The problem —
Repeat the entries below exactly. Begin with the first line and end with the line that contains "Here is a deterministic".

[Start of section]

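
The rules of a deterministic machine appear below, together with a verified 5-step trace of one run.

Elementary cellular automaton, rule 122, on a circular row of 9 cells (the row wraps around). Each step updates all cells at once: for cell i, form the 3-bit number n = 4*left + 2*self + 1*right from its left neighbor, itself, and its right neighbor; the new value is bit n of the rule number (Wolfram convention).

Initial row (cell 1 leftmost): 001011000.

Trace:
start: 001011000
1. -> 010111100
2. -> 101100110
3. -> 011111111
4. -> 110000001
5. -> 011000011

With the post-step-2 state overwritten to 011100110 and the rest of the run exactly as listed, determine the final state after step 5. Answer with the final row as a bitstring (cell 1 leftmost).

110110000

state after step 2 := 011100110
3. -> 110111111
4. -> 011100000
5. -> 110110000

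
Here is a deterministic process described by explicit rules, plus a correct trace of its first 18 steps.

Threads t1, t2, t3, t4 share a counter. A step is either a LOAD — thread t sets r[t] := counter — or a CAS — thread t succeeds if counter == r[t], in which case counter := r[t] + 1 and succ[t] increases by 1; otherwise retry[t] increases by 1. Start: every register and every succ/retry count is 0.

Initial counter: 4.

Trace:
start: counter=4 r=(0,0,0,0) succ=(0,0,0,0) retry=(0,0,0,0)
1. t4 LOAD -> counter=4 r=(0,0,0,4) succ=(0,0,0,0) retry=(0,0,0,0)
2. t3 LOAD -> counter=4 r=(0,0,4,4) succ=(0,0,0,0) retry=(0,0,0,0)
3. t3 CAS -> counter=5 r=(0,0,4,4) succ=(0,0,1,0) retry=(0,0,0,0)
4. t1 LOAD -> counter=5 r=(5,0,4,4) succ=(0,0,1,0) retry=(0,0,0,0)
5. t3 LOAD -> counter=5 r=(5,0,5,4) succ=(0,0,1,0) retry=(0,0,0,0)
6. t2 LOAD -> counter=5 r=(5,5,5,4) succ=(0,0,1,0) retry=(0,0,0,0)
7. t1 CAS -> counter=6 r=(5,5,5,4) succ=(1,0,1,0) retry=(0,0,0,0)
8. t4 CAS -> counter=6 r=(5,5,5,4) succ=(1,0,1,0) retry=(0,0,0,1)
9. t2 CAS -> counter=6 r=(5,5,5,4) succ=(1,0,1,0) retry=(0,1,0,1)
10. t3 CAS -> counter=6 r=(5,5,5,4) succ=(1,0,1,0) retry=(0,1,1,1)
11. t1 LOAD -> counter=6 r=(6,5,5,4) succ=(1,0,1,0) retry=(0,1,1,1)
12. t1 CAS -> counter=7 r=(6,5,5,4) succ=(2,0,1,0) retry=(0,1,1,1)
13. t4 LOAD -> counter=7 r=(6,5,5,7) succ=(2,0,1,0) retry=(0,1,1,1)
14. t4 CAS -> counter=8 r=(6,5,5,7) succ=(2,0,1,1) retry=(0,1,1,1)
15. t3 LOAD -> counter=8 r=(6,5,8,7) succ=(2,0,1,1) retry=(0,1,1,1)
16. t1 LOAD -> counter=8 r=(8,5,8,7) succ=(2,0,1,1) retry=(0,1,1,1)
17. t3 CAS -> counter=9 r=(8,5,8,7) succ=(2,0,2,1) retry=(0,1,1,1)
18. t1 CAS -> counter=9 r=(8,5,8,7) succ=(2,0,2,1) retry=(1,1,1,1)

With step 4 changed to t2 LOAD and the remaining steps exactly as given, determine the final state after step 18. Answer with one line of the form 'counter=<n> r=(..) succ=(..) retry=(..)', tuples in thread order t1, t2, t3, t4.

counter=9 r=(8,5,8,7) succ=(1,1,2,1) retry=(2,0,1,1)

(re-executing from step 4 with the substitution; state before step 4: counter=5 r=(0,0,4,4) succ=(0,0,1,0) retry=(0,0,0,0))
4. t2 LOAD -> counter=5 r=(0,5,4,4) succ=(0,0,1,0) retry=(0,0,0,0)
5. t3 LOAD -> counter=5 r=(0,5,5,4) succ=(0,0,1,0) retry=(0,0,0,0)
6. t2 LOAD -> counter=5 r=(0,5,5,4) succ=(0,0,1,0) retry=(0,0,0,0)
7. t1 CAS -> counter=5 r=(0,5,5,4) succ=(0,0,1,0) retry=(1,0,0,0)
8. t4 CAS -> counter=5 r=(0,5,5,4) succ=(0,0,1,0) retry=(1,0,0,1)
9. t2 CAS -> counter=6 r=(0,5,5,4) succ=(0,1,1,0) retry=(1,0,0,1)
10. t3 CAS -> counter=6 r=(0,5,5,4) succ=(0,1,1,0) retry=(1,0,1,1)
11. t1 LOAD -> counter=6 r=(6,5,5,4) succ=(0,1,1,0) retry=(1,0,1,1)
12. t1 CAS -> counter=7 r=(6,5,5,4) succ=(1,1,1,0) retry=(1,0,1,1)
13. t4 LOAD -> counter=7 r=(6,5,5,7) succ=(1,1,1,0) retry=(1,0,1,1)
14. t4 CAS -> counter=8 r=(6,5,5,7) succ=(1,1,1,1) retry=(1,0,1,1)
15. t3 LOAD -> counter=8 r=(6,5,8,7) succ=(1,1,1,1) retry=(1,0,1,1)
16. t1 LOAD -> counter=8 r=(8,5,8,7) succ=(1,1,1,1) retry=(1,0,1,1)
17. t3 CAS -> counter=9 r=(8,5,8,7) succ=(1,1,2,1) retry=(1,0,1,1)
18. t1 CAS -> counter=9 r=(8,5,8,7) succ=(1,1,2,1) retry=(2,0,1,1)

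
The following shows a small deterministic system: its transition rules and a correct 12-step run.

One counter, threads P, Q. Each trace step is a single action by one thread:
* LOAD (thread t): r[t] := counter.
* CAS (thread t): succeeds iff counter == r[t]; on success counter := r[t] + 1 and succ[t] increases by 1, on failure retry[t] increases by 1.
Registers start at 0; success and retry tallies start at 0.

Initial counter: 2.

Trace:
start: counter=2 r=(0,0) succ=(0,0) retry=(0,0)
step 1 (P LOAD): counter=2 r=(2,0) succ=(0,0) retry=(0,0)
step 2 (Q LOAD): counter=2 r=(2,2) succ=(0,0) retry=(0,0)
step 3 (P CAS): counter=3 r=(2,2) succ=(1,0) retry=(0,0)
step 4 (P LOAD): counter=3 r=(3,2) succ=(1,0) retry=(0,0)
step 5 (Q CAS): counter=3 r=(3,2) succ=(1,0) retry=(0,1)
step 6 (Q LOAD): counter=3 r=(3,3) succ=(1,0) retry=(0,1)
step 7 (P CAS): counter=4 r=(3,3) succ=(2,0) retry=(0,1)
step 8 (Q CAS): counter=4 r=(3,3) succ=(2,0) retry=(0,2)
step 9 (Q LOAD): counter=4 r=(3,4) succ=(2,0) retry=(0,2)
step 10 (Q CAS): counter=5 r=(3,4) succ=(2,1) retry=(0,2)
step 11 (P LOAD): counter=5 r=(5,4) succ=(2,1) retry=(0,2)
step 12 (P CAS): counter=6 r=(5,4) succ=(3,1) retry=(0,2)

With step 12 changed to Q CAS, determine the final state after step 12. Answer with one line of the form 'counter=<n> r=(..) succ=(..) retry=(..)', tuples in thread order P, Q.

(re-executing from step 12 with the substitution; state before step 12: counter=5 r=(5,4) succ=(2,1) retry=(0,2))
step 12 (Q CAS): counter=5 r=(5,4) succ=(2,1) retry=(0,3)

counter=5 r=(5,4) succ=(2,1) retry=(0,3)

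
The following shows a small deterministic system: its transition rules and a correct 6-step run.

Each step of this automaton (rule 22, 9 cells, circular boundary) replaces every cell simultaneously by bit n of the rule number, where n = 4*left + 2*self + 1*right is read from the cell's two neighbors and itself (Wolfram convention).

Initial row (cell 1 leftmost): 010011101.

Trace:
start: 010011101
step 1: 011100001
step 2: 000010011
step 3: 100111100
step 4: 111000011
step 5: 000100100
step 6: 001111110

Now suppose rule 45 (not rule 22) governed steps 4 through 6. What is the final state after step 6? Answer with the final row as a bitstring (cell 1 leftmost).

100111001

(re-executing steps 4..6 under rule 45; state before step 4: 100111100)
step 4: 100100000
step 5: 100101110
step 6: 100111001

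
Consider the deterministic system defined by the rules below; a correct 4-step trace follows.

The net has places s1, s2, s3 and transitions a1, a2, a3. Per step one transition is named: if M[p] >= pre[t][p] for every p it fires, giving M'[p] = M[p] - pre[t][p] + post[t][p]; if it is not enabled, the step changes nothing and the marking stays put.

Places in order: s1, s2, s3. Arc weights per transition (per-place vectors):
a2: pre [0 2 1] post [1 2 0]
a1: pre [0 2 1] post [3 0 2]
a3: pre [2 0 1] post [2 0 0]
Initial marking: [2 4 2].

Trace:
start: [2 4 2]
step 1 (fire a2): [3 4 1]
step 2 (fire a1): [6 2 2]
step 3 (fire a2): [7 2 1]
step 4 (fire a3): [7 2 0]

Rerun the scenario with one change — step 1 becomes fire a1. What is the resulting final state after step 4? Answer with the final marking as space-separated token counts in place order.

(re-executing from step 1 with the substitution; state before step 1: [2 4 2])
step 1 (fire a1): [5 2 3]
step 2 (fire a1): [8 0 4]
step 3 (fire a2): [8 0 4]
step 4 (fire a3): [8 0 3]

8 0 3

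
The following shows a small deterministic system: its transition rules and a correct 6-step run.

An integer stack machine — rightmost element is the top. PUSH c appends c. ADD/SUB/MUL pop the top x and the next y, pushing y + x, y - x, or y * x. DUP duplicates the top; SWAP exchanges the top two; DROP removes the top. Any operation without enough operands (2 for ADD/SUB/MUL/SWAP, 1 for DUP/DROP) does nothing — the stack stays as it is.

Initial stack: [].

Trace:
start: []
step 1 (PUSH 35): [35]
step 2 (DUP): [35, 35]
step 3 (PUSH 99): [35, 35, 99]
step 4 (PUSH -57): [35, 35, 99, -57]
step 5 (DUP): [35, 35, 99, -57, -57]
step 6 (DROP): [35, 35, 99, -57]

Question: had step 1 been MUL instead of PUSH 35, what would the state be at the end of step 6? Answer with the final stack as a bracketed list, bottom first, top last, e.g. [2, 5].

[99, -57]

(re-executing from step 1 with the substitution; state before step 1: [])
step 1 (MUL): []
step 2 (DUP): []
step 3 (PUSH 99): [99]
step 4 (PUSH -57): [99, -57]
step 5 (DUP): [99, -57, -57]
step 6 (DROP): [99, -57]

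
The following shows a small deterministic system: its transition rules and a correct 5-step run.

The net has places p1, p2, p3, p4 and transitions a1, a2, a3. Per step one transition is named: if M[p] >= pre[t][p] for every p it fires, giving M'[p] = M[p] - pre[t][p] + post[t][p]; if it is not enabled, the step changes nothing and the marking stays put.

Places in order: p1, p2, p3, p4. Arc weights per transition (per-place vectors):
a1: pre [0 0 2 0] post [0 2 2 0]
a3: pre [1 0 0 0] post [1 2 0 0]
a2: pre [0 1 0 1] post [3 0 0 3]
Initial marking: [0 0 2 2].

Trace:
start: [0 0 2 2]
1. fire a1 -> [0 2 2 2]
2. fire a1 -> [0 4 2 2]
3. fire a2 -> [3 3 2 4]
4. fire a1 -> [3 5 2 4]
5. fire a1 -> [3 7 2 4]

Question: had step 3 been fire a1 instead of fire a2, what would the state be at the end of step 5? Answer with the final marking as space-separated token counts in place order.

0 10 2 2

(re-executing from step 3 with the substitution; state before step 3: [0 4 2 2])
3. fire a1 -> [0 6 2 2]
4. fire a1 -> [0 8 2 2]
5. fire a1 -> [0 10 2 2]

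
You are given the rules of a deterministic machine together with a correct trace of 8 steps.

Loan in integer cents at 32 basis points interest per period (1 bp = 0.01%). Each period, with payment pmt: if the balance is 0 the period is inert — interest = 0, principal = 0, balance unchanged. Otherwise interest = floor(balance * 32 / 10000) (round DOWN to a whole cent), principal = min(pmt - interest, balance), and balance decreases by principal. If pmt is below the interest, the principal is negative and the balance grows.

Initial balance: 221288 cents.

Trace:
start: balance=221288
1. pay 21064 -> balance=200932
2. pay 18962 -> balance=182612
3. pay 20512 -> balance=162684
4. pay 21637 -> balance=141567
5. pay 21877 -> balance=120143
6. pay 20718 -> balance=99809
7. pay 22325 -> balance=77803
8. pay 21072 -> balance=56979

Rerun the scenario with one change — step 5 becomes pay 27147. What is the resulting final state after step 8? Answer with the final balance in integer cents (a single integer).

(re-executing from step 5 with the substitution; state before step 5: balance=141567)
5. pay 27147 -> balance=114873
6. pay 20718 -> balance=94522
7. pay 22325 -> balance=72499
8. pay 21072 -> balance=51658

51658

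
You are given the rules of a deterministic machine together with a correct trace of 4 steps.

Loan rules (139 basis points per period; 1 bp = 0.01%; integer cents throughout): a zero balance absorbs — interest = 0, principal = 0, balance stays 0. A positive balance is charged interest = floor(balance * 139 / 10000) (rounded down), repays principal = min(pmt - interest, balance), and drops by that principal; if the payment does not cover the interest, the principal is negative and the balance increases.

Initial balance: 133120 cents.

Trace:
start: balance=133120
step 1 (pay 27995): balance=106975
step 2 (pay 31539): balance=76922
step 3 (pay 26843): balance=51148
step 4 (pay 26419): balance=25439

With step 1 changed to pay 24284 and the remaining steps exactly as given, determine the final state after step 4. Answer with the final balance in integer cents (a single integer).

29307

(re-executing from step 1 with the substitution; state before step 1: balance=133120)
step 1 (pay 24284): balance=110686
step 2 (pay 31539): balance=80685
step 3 (pay 26843): balance=54963
step 4 (pay 26419): balance=29307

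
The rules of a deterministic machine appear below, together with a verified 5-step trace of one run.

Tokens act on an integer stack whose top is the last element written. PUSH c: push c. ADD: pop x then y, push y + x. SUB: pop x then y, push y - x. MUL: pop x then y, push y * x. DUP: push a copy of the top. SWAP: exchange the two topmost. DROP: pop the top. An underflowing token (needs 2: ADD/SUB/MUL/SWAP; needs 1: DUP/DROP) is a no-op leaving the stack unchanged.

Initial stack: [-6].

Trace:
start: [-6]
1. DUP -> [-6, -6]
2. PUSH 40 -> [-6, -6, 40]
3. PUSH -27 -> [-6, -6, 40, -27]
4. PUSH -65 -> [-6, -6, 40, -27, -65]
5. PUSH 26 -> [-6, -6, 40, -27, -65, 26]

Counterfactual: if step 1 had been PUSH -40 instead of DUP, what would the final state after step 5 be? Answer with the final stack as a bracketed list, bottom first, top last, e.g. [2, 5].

[-6, -40, 40, -27, -65, 26]

(re-executing from step 1 with the substitution; state before step 1: [-6])
1. PUSH -40 -> [-6, -40]
2. PUSH 40 -> [-6, -40, 40]
3. PUSH -27 -> [-6, -40, 40, -27]
4. PUSH -65 -> [-6, -40, 40, -27, -65]
5. PUSH 26 -> [-6, -40, 40, -27, -65, 26]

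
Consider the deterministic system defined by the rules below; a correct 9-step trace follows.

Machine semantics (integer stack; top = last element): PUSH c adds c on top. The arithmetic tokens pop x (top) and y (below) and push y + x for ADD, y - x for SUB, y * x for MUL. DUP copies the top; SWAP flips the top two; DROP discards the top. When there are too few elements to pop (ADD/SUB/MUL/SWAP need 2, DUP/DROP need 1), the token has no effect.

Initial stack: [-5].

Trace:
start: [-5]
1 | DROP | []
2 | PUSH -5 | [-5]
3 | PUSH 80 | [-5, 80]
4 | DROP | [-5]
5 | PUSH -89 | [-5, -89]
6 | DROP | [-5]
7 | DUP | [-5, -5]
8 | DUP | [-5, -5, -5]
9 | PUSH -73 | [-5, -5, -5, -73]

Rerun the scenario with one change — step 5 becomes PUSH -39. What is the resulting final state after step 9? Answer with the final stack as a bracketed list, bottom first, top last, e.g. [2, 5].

[-5, -5, -5, -73]

(re-executing from step 5 with the substitution; state before step 5: [-5])
5 | PUSH -39 | [-5, -39]
6 | DROP | [-5]
7 | DUP | [-5, -5]
8 | DUP | [-5, -5, -5]
9 | PUSH -73 | [-5, -5, -5, -73]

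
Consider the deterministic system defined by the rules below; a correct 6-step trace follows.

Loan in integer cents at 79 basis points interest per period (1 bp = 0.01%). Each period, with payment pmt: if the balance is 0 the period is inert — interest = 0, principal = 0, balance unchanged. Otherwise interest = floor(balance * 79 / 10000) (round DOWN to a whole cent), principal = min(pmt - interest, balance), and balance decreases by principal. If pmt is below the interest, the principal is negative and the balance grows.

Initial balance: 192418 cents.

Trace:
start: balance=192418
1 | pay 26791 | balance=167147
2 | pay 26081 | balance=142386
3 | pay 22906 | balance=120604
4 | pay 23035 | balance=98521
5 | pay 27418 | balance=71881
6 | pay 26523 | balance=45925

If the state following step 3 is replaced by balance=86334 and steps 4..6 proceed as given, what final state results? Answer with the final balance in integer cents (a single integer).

10837

state after step 3 := balance=86334
4 | pay 23035 | balance=63981
5 | pay 27418 | balance=37068
6 | pay 26523 | balance=10837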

[End of section]

Response to this exercise —
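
The rules of a deterministic machine appear below, together with a verified 5-step trace of one run.

Elementary cellular automaton, rule 122, on a circular row of 9 cells (the row wraps around). Each step updates all cells at once: for cell i, form the 3-bit number n = 4*left + 2*self + 1*right from its left neighbor, itself, and its right neighbor; the new value is bit n of the rule number (Wolfram convention).

Initial row (cell 1 leftmost): 001011000.

Trace:
start: 001011000
1. -> 010111100
2. -> 101100110
3. -> 011111111
4. -> 110000001
5. -> 011000011

With the post-step-2 state overwritten to 011100110 and the rest of the run exactly as listed, determine the final state after step 5. Answer with the final row as a bitstring (cell 1 leftmost).

110110000

state after step 2 := 011100110
3. -> 110111111
4. -> 011100000
5. -> 110110000

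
Here is a deterministic process described by explicit rules, plus a correct trace of its first 18 steps.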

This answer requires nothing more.